Work instruction -> Transcribe exactly the line that contains "Let p = 151, q" and every line after it through the end of the records, with nothing else.

Available data ->
>>

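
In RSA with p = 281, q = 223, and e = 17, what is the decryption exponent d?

φ(n) = (p−1)(q−1) = 280·222 = 62160.
Need d with 17·d ≡ 1 (mod 62160). Apply the extended Euclidean algorithm:
62160 = 3656*17 + 8
17 = 2*8 + 1
8 = 8*1 + 0
Back-substitute:
1 = 17 − 2·8
1 = −2·62160 + 7313·17
So 17·7313 ≡ 1 (mod 62160), hence d = 7313.

7313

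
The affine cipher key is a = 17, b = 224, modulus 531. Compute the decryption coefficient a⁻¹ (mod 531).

125

Apply the Euclidean algorithm to 531 and 17:
531 = 31*17 + 4
17 = 4*4 + 1
4 = 4*1 + 0
The gcd is 1. Working backward:
1 = 17 − 4·4
1 = −4·531 + 125·17
So 17·125 ≡ 1 (mod 531).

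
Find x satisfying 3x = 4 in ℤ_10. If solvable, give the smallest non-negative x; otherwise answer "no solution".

First find gcd(3, 10):
10 = 3·3 + 1
3 = 3·1 + 0
gcd = 1, so a unique solution mod 10 exists.
Back-substitute for the Bézout coefficients:
1 = 10 − 3·3
So 3·(-3) ≡ 1 (mod 10), giving 3⁻¹ ≡ 7.
x ≡ 3⁻¹·4 ≡ 7·4 ≡ 8 (mod 10).

8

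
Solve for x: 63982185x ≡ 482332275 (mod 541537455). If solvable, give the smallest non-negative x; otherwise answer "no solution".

First find gcd(63982185, 541537455):
541537455 = 8×63982185 + 29679975
63982185 = 2×29679975 + 4622235
29679975 = 6×4622235 + 1946565
4622235 = 2×1946565 + 729105
1946565 = 2×729105 + 488355
729105 = 1×488355 + 240750
488355 = 2×240750 + 6855
240750 = 35×6855 + 825
6855 = 8×825 + 255
825 = 3×255 + 60
255 = 4×60 + 15
60 = 4×15 + 0
gcd = 15 and 15 | 482332275, so solutions exist. Divide through by 15: 4265479x ≡ 32155485 (mod 36102497).
Now find 4265479⁻¹ mod 36102497:
36102497 = 8·4265479 + 1978665
4265479 = 2·1978665 + 308149
1978665 = 6·308149 + 129771
308149 = 2·129771 + 48607
129771 = 2·48607 + 32557
48607 = 1·32557 + 16050
32557 = 2·16050 + 457
16050 = 35·457 + 55
457 = 8·55 + 17
55 = 3·17 + 4
17 = 4·4 + 1
4 = 4·1 + 0
Back-substitute:
1 = 17 − 4·4
1 = −4·55 + 13·17
1 = 13·457 − 108·55
1 = −108·16050 + 3793·457
1 = 3793·32557 − 7694·16050
1 = −7694·48607 + 11487·32557
1 = 11487·129771 − 30668·48607
1 = −30668·308149 + 72823·129771
1 = 72823·1978665 − 467606·308149
1 = −467606·4265479 + 1008035·1978665
1 = 1008035·36102497 − 8531886·4265479
So 4265479·(-8531886) ≡ 1 (mod 36102497), i.e. 4265479⁻¹ ≡ 27570611.
Then x ≡ 27570611·32155485 ≡ 21990451 (mod 36102497); the smallest non-negative solution is x = 21990451.

21990451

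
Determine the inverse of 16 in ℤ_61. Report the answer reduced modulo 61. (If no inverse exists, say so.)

42

Run Euclid on (61, 16):
61 = 3*16 + 13
16 = 1*13 + 3
13 = 4*3 + 1
3 = 3*1 + 0
gcd = 1, so the inverse exists. Back-substitute:
1 = 13 − 4·3
1 = −4·16 + 5·13
1 = 5·61 − 19·16
Thus 16·(-19) ≡ 1 (mod 61); reducing, -19 mod 61 = 42.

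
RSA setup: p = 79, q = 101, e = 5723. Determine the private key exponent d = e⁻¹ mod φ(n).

φ(n) = (p−1)(q−1) = 78·100 = 7800.
Need d with 5723·d ≡ 1 (mod 7800). Apply the extended Euclidean algorithm:
7800 = 1*5723 + 2077
5723 = 2*2077 + 1569
2077 = 1*1569 + 508
1569 = 3*508 + 45
508 = 11*45 + 13
45 = 3*13 + 6
13 = 2*6 + 1
6 = 6*1 + 0
Back-substitute:
1 = 13 − 2·6
1 = −2·45 + 7·13
1 = 7·508 − 79·45
1 = −79·1569 + 244·508
1 = 244·2077 − 323·1569
1 = −323·5723 + 890·2077
1 = 890·7800 − 1213·5723
So 5723·(-1213) ≡ 1 (mod 7800), hence d ≡ -1213 ≡ 6587 (mod 7800).

6587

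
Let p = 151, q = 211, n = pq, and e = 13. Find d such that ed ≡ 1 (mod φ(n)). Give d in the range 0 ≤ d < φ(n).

φ(n) = (p−1)(q−1) = 150·210 = 31500.
Need d with 13·d ≡ 1 (mod 31500). Apply the extended Euclidean algorithm:
31500 = 2423×13 + 1
13 = 13×1 + 0
Back-substitute:
1 = 31500 − 2423·13
So 13·(-2423) ≡ 1 (mod 31500), hence d ≡ -2423 ≡ 29077 (mod 31500).

29077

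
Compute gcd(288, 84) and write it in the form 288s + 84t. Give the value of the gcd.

12

Euclidean algorithm:
288 = 3·84 + 36
84 = 2·36 + 12
36 = 3·12 + 0
gcd(288, 84) = 12.
Express as a combination:
12 = 84 − 2·36
12 = −2·288 + 7·84
So 12 = (-2)·288 + (7)·84.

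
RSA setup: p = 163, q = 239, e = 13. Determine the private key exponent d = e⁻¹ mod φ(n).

φ(n) = (p−1)(q−1) = 162·238 = 38556.
Need d with 13·d ≡ 1 (mod 38556). Apply the extended Euclidean algorithm:
38556 = 2965·13 + 11
13 = 1·11 + 2
11 = 5·2 + 1
2 = 2·1 + 0
Back-substitute:
1 = 11 − 5·2
1 = −5·13 + 6·11
1 = 6·38556 − 17795·13
So 13·(-17795) ≡ 1 (mod 38556), hence d ≡ -17795 ≡ 20761 (mod 38556).

20761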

<<

Solved exercise ->
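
Let p = 151, q = 211, n = pq, and e = 13. Find d such that ed ≡ 1 (mod φ(n)). Give d in the range 0 ≤ d < φ(n).

φ(n) = (p−1)(q−1) = 150·210 = 31500.
Need d with 13·d ≡ 1 (mod 31500). Apply the extended Euclidean algorithm:
31500 = 2423×13 + 1
13 = 13×1 + 0
Back-substitute:
1 = 31500 − 2423·13
So 13·(-2423) ≡ 1 (mod 31500), hence d ≡ -2423 ≡ 29077 (mod 31500).

29077

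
Compute gcd(288, 84) and write it in the form 288s + 84t. Give the value of the gcd.

12

Euclidean algorithm:
288 = 3·84 + 36
84 = 2·36 + 12
36 = 3·12 + 0
gcd(288, 84) = 12.
Express as a combination:
12 = 84 − 2·36
12 = −2·288 + 7·84
So 12 = (-2)·288 + (7)·84.

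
RSA setup: p = 163, q = 239, e = 13. Determine the private key exponent d = e⁻¹ mod φ(n).

φ(n) = (p−1)(q−1) = 162·238 = 38556.
Need d with 13·d ≡ 1 (mod 38556). Apply the extended Euclidean algorithm:
38556 = 2965·13 + 11
13 = 1·11 + 2
11 = 5·2 + 1
2 = 2·1 + 0
Back-substitute:
1 = 11 − 5·2
1 = −5·13 + 6·11
1 = 6·38556 − 17795·13
So 13·(-17795) ≡ 1 (mod 38556), hence d ≡ -17795 ≡ 20761 (mod 38556).

20761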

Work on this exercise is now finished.